Brief –
A single figure is expected: how many lines of the data that follows contain the word "eigenvalues".

Data to examine –

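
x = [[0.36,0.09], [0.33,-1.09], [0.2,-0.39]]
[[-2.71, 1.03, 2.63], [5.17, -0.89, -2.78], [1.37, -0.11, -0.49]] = x @ [[-5.9, 2.47, 6.19], [-6.53, 1.56, 4.42]]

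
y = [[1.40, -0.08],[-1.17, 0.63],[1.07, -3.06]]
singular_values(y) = [3.47, 1.49]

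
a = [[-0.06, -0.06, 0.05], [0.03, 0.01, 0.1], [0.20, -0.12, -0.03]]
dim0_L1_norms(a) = [0.29, 0.19, 0.18]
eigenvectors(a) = [[-0.62+0.00j, (0.31+0.02j), 0.31-0.02j], [-0.33+0.00j, (0.14-0.64j), (0.14+0.64j)], [0.71+0.00j, (0.69+0j), 0.69-0.00j]]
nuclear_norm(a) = 0.43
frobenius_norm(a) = 0.28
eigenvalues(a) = [(-0.15+0j), (0.03+0.12j), (0.03-0.12j)]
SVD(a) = [[-0.13, 0.57, -0.81], [0.03, 0.82, 0.57], [0.99, 0.05, -0.13]] @ diag([0.23706553410077172, 0.1136123624525249, 0.08301905588159839]) @ [[0.87, -0.47, -0.14], [0.00, -0.28, 0.96], [0.49, 0.84, 0.24]]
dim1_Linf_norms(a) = [0.06, 0.1, 0.2]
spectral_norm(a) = 0.24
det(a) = -0.00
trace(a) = -0.08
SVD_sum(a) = [[-0.03, 0.01, 0.0],[0.01, -0.00, -0.0],[0.21, -0.11, -0.03]] + [[0.0, -0.02, 0.06], [0.00, -0.03, 0.09], [0.00, -0.0, 0.01]] + [[-0.03, -0.06, -0.02], [0.02, 0.04, 0.01], [-0.01, -0.01, -0.00]]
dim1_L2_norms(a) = [0.1, 0.1, 0.24]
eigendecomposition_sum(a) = [[(-0.1+0j), -0.00+0.00j, (0.04+0j)], [(-0.05+0j), -0.00+0.00j, (0.02+0j)], [(0.11-0j), -0j, (-0.05-0j)]] + [[(0.02+0.02j), -0.03+0.01j, 0.00+0.02j], [0.04-0.03j, (0.01+0.06j), (0.04-0j)], [(0.04+0.03j), -0.06+0.02j, (0.01+0.04j)]] + [[(0.02-0.02j), (-0.03-0.01j), -0.02j], [(0.04+0.03j), 0.01-0.06j, 0.04+0.00j], [(0.04-0.03j), (-0.06-0.02j), (0.01-0.04j)]]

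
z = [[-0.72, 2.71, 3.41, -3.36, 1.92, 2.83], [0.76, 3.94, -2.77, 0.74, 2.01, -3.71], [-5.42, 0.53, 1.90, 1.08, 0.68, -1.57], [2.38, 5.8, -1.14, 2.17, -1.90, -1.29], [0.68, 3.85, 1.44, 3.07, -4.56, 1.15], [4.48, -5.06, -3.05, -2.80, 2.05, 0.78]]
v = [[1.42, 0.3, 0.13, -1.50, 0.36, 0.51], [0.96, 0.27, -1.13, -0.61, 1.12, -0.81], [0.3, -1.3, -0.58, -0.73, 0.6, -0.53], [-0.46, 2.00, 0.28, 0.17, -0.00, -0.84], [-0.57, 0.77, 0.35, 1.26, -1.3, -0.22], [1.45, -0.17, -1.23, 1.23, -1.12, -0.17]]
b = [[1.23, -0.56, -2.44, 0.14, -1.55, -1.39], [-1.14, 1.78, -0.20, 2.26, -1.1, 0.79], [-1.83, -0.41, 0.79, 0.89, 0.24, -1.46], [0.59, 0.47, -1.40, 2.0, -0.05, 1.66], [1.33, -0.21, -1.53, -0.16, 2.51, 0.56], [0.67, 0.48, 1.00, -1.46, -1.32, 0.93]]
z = b @ v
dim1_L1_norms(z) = [14.95, 13.93, 11.18, 14.68, 14.75, 18.22]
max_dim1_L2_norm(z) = 8.22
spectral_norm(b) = 4.23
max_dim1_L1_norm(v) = 5.37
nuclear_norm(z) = 32.98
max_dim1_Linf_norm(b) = 2.51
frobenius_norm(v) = 5.33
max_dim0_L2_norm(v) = 2.54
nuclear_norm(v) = 10.83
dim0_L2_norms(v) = [2.38, 2.54, 1.83, 2.51, 2.17, 1.41]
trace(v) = -0.19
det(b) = 0.03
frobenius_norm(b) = 7.56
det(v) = -0.00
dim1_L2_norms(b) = [3.48, 3.38, 2.67, 3.05, 3.29, 2.53]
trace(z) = 3.51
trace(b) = 9.24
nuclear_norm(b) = 15.73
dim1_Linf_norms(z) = [3.41, 3.94, 5.42, 5.8, 4.56, 5.06]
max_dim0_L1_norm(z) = 21.89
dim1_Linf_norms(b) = [2.44, 2.26, 1.83, 2.0, 2.51, 1.46]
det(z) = 0.92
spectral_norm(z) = 11.50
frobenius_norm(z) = 17.00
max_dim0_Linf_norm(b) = 2.51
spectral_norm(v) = 3.53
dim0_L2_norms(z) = [7.53, 9.86, 5.97, 5.91, 6.07, 5.28]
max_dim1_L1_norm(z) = 18.22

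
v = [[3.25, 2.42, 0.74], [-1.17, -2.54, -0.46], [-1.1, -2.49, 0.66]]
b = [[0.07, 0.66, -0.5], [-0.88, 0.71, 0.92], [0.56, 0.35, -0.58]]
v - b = [[3.18,1.76,1.24], [-0.29,-3.25,-1.38], [-1.66,-2.84,1.24]]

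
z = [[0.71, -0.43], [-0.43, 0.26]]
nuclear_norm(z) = 0.97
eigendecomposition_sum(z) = [[0.71,-0.43],[-0.43,0.26]] + [[-0.00,-0.00], [-0.0,-0.0]]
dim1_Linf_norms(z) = [0.71, 0.43]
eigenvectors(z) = [[0.86,0.52], [-0.52,0.86]]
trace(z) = 0.97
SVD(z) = [[-0.86, 0.52], [0.52, 0.86]] @ diag([0.9703091798019072, 0.00030917980190730535]) @ [[-0.86,  0.52], [-0.52,  -0.86]]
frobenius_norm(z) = 0.97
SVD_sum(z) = [[0.71,  -0.43],[-0.43,  0.26]] + [[-0.0, -0.0],[-0.0, -0.0]]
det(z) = -0.00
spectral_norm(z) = 0.97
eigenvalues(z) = [0.97, -0.0]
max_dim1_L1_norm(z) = 1.14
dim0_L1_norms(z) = [1.14, 0.69]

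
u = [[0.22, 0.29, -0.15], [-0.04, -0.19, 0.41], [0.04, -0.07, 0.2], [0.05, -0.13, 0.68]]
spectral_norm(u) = 0.88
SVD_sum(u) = [[0.01, 0.08, -0.23], [-0.02, -0.15, 0.42], [-0.01, -0.07, 0.20], [-0.03, -0.23, 0.64]] + [[0.21, 0.21, 0.08], [-0.03, -0.03, -0.01], [0.02, 0.02, 0.01], [0.09, 0.09, 0.04]] + [[0.0, -0.0, -0.0], [0.01, -0.01, -0.0], [0.03, -0.02, -0.01], [-0.01, 0.01, 0.0]]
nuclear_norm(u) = 1.26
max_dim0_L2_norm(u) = 0.83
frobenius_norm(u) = 0.94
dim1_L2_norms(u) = [0.39, 0.45, 0.22, 0.69]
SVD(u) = [[-0.28, -0.91, -0.12], [0.51, 0.13, -0.27], [0.24, -0.10, -0.87], [0.77, -0.39, 0.4]] @ diag([0.8795015070030746, 0.3376313823914312, 0.039776234157743784]) @ [[-0.04, -0.34, 0.94], [-0.68, -0.68, -0.27], [-0.74, 0.65, 0.20]]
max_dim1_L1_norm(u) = 0.86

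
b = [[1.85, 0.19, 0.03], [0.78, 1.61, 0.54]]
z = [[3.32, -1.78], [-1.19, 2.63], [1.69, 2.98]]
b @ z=[[5.97, -2.70], [1.59, 4.46]]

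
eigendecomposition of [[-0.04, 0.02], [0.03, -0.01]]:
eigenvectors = [[-0.82,-0.42], [0.57,-0.91]]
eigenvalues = [-0.05, 0.0]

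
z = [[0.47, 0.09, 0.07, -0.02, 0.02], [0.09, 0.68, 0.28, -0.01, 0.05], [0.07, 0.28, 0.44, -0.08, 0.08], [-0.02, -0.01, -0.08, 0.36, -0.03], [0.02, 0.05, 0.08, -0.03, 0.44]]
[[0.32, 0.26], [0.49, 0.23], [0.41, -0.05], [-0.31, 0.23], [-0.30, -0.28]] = z @ [[0.52, 0.57],[0.48, 0.43],[0.57, -0.26],[-0.77, 0.56],[-0.92, -0.62]]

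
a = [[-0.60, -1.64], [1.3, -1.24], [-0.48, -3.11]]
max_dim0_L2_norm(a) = 3.73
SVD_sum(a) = [[-0.12, -1.68], [-0.08, -1.14], [-0.23, -3.13]] + [[-0.48, 0.04], [1.38, -0.1], [-0.25, 0.02]]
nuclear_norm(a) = 5.23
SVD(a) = [[-0.45, 0.32], [-0.31, -0.93], [-0.84, 0.17]] @ diag([3.7367519003444536, 1.4887529127669623]) @ [[0.07, 1.0], [-1.00, 0.07]]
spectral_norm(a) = 3.74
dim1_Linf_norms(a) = [1.64, 1.3, 3.11]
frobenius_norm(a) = 4.02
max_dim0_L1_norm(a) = 5.99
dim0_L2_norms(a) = [1.51, 3.73]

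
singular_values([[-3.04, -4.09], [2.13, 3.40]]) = [6.48, 0.25]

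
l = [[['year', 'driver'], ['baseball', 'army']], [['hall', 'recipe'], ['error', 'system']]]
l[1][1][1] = 'system'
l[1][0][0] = 'hall'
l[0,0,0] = 'year'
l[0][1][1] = 'army'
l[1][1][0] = 'error'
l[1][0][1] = 'recipe'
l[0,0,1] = 'driver'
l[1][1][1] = 'system'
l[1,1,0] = 'error'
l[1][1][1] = 'system'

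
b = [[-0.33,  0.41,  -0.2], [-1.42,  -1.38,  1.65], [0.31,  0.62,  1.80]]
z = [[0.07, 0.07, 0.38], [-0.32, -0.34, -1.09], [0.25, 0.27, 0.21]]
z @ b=[[-0.00, 0.17, 0.79],[0.25, -0.34, -2.46],[-0.4, -0.14, 0.77]]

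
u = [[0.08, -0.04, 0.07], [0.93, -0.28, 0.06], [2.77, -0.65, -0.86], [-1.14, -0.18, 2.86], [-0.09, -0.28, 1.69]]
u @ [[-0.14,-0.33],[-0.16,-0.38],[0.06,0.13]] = [[-0.0, -0.0], [-0.08, -0.19], [-0.34, -0.78], [0.36, 0.82], [0.16, 0.36]]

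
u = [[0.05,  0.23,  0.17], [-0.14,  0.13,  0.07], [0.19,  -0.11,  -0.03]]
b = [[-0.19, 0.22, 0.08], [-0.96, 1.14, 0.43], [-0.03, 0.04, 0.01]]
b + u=[[-0.14, 0.45, 0.25], [-1.1, 1.27, 0.5], [0.16, -0.07, -0.02]]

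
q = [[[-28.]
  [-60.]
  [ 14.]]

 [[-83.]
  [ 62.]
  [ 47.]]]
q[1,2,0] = 47.0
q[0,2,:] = [14.0]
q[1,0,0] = -83.0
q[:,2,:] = [[14.0], [47.0]]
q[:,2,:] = [[14.0], [47.0]]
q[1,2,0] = 47.0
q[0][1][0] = -60.0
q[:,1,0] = [-60.0, 62.0]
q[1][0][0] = -83.0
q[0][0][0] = -28.0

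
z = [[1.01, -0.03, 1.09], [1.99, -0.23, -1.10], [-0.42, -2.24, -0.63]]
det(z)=-7.358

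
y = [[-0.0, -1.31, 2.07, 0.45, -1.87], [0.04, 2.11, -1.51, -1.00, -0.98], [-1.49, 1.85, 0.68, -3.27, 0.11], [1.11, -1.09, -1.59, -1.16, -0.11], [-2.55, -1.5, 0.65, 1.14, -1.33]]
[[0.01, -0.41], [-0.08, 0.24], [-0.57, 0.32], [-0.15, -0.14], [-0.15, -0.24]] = y @[[0.1, -0.04],[0.05, 0.13],[0.01, -0.03],[0.16, -0.01],[0.01, 0.09]]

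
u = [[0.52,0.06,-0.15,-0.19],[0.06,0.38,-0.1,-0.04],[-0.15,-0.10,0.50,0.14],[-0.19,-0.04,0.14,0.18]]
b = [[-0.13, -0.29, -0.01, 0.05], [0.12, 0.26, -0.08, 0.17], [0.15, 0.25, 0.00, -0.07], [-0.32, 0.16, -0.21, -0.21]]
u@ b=[[-0.02, -0.2, 0.03, 0.09],[0.04, 0.05, -0.02, 0.08],[0.04, 0.16, -0.02, -0.09],[-0.02, 0.11, -0.03, -0.06]]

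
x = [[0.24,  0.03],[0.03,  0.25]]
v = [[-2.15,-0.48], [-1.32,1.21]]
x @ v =[[-0.56,  -0.08], [-0.39,  0.29]]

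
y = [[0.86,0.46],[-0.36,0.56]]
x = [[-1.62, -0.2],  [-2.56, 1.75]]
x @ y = [[-1.32,  -0.86], [-2.83,  -0.20]]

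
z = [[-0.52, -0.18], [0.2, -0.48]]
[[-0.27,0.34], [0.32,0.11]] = z @ [[0.66,-0.50], [-0.39,-0.44]]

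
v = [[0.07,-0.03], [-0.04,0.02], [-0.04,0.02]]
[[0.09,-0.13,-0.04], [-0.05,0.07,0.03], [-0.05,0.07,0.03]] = v@[[1.07, -2.35, -0.33], [-0.38, -1.27, 0.71]]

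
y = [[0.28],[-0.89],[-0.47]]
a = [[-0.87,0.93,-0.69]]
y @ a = [[-0.24, 0.26, -0.19], [0.77, -0.83, 0.61], [0.41, -0.44, 0.32]]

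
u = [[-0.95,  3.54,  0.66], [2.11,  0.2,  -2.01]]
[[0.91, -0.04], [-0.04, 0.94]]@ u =[[-0.95, 3.21, 0.68], [2.02, 0.05, -1.92]]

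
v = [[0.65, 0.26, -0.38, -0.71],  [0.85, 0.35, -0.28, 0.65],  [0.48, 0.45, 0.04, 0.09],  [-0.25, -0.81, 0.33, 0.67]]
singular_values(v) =[1.59, 1.17, 0.5, 0.22]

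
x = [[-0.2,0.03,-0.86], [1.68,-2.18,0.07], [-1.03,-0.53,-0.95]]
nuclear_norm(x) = 4.91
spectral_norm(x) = 2.78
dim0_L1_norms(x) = [2.91, 2.74, 1.88]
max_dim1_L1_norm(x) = 3.93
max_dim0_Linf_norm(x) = 2.18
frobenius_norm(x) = 3.26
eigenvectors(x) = [[-0.69+0.00j,(0.1+0.22j),(0.1-0.22j)], [(-0.4+0j),0.82+0.00j,(0.82-0j)], [0.60+0.00j,0.35+0.39j,(0.35-0.39j)]]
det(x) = 2.32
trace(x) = -3.33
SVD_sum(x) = [[-0.15, 0.18, -0.02],[1.79, -2.06, 0.26],[-0.24, 0.27, -0.04]] + [[-0.33, -0.35, -0.53], [-0.11, -0.12, -0.19], [-0.65, -0.7, -1.07]] + [[0.28, 0.20, -0.3], [0.01, 0.0, -0.01], [-0.14, -0.1, 0.15]]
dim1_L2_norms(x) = [0.88, 2.75, 1.5]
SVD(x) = [[-0.08, -0.44, -0.89], [0.99, -0.16, -0.02], [-0.13, -0.88, 0.45]] @ diag([2.7757820855177417, 1.623001953105228, 0.5151683937659537]) @ [[0.65, -0.75, 0.10], [0.45, 0.49, 0.74], [-0.61, -0.44, 0.66]]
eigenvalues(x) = [(0.57+0j), (-1.95+0.48j), (-1.95-0.48j)]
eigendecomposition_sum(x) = [[0.37+0.00j, (0.04+0j), (-0.21-0j)], [(0.22+0j), (0.03+0j), -0.12-0.00j], [(-0.32+0j), -0.04+0.00j, 0.18+0.00j]] + [[(-0.28+0.36j), (-0.01-0.35j), (-0.33+0.18j)],[0.73+1.40j, -1.10-0.46j, 0.10+1.28j],[(-0.35+0.94j), -0.25-0.72j, -0.57+0.58j]] + [[-0.28-0.36j, (-0.01+0.35j), (-0.33-0.18j)], [(0.73-1.4j), -1.10+0.46j, (0.1-1.28j)], [(-0.35-0.94j), -0.25+0.72j, (-0.57-0.58j)]]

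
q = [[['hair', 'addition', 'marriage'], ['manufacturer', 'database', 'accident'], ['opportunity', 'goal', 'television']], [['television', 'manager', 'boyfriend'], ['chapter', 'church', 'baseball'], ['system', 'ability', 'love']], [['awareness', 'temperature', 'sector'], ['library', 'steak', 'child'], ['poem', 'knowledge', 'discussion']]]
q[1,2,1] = 'ability'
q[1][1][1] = 'church'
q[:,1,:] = [['manufacturer', 'database', 'accident'], ['chapter', 'church', 'baseball'], ['library', 'steak', 'child']]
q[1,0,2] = 'boyfriend'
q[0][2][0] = 'opportunity'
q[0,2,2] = 'television'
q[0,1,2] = 'accident'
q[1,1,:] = ['chapter', 'church', 'baseball']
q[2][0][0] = 'awareness'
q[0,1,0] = 'manufacturer'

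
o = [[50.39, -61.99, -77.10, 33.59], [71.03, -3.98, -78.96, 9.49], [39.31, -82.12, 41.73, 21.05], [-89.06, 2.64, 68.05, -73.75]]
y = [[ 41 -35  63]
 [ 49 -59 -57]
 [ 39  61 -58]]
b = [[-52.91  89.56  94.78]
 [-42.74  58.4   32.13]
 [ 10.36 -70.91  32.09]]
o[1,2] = -78.96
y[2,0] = 39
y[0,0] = 41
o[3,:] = [-89.06, 2.64, 68.05, -73.75]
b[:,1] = [89.56, 58.4, -70.91]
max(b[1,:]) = 58.4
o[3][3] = -73.75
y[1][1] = -59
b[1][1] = 58.4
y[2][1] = 61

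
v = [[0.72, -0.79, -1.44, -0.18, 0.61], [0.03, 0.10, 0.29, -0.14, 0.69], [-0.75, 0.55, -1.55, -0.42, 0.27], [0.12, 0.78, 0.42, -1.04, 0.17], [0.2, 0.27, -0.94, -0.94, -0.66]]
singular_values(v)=[2.47, 1.77, 1.21, 1.12, 0.04]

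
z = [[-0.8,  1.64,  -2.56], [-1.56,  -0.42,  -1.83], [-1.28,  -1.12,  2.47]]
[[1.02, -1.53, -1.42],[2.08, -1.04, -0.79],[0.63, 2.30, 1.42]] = z @ [[-0.86, -0.36, -0.05], [-0.31, 0.19, -0.11], [-0.33, 0.83, 0.5]]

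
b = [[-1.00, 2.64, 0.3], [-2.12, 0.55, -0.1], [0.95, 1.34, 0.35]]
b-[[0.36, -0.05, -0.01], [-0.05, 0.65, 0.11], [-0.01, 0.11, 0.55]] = [[-1.36, 2.69, 0.31], [-2.07, -0.1, -0.21], [0.96, 1.23, -0.2]]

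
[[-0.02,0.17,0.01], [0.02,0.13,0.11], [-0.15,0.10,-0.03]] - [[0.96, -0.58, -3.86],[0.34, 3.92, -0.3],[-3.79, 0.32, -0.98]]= [[-0.98, 0.75, 3.87], [-0.32, -3.79, 0.41], [3.64, -0.22, 0.95]]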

Result for this exercise –
4